Below are some entries. Repeat exactly the lines from the one with "A positive integer" through the one with "Let f(n) = the", and only those.
+ + + + + + +
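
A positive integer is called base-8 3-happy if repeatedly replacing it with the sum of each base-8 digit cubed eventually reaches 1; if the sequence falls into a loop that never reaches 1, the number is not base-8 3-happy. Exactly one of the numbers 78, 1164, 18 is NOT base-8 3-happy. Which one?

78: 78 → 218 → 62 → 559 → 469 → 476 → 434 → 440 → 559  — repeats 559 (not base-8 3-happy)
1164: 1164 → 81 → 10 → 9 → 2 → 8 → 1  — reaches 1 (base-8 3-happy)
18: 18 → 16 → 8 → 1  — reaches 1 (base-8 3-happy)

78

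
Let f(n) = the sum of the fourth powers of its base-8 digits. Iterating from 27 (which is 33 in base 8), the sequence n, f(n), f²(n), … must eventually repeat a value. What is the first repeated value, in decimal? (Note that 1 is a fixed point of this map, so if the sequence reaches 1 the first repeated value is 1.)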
+ + + + + + +
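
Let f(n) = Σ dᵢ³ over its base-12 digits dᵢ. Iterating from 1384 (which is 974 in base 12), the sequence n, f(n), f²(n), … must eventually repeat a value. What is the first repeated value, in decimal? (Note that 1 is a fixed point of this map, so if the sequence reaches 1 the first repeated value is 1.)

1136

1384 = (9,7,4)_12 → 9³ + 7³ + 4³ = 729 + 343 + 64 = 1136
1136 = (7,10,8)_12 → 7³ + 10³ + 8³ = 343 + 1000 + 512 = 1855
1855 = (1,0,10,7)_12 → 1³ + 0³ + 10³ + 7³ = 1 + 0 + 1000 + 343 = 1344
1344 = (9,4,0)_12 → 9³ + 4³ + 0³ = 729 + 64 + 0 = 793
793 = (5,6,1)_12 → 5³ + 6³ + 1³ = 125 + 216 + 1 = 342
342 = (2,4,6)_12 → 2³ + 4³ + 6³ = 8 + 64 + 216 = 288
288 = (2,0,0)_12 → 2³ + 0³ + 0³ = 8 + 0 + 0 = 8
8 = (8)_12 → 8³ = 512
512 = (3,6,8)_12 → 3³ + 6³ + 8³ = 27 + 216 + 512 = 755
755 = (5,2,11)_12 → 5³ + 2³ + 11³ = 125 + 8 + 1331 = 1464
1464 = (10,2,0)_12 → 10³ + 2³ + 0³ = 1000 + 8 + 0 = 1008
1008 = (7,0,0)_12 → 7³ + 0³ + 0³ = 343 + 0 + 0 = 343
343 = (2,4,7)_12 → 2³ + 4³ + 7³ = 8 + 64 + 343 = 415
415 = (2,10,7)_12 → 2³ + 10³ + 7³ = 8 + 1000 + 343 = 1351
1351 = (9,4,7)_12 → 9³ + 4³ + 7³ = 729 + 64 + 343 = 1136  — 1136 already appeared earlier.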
+ + + + + + +
ANSWER AREA:
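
A positive integer is called base-8 3-happy if repeatedly replacing it with the sum of each base-8 digit cubed eventually reaches 1; if the sequence falls into a loop that never reaches 1, the number is not base-8 3-happy. Exactly one of the numbers 78, 1164, 18 is NOT base-8 3-happy. Which one?

78: 78 → 218 → 62 → 559 → 469 → 476 → 434 → 440 → 559  — repeats 559 (not base-8 3-happy)
1164: 1164 → 81 → 10 → 9 → 2 → 8 → 1  — reaches 1 (base-8 3-happy)
18: 18 → 16 → 8 → 1  — reaches 1 (base-8 3-happy)

78

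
Let f(n) = the sum of the fourth powers of its base-8 digits. Iterating from 27 (which is 33 in base 8), the sequence n, f(n), f²(n), … must eventually repeat a value. What is the first repeated value, in decimal? (Note that 1 is a fixed point of this map, so if the sequence reaches 1 the first repeated value is 1.)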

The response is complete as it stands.